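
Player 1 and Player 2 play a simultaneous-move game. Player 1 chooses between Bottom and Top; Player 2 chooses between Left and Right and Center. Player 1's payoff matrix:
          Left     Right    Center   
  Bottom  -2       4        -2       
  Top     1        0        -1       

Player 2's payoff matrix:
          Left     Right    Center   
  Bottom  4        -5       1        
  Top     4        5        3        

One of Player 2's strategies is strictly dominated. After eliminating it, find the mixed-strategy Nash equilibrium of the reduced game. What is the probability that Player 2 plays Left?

Player 2's strategy Center is strictly dominated by Left: 4 > 1 and 4 > 3. Eliminate Center.
In a mixed equilibrium Player 1 is indifferent between Bottom and Top; this condition fixes q.
  Player 1's expected payoff from Bottom: q·(-2) + (1−q)·4 = -6q + 4
  Player 1's expected payoff from Top: q·1 + (1−q)·0 = q
  -6q + 4 = q  ⇒  -7q = -4  ⇒  q = 4/7.

q = 4/7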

■ Your assignment ■
Please copy each line from the material above in which the string "matrix" appears.

■ Exercise answer ■
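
Player 1 and Player 2 play a simultaneous-move game. Player 1 chooses between Bottom and Top; Player 2 chooses between Left and Right and Center. Player 1's payoff matrix:
Player 2's payoff matrix: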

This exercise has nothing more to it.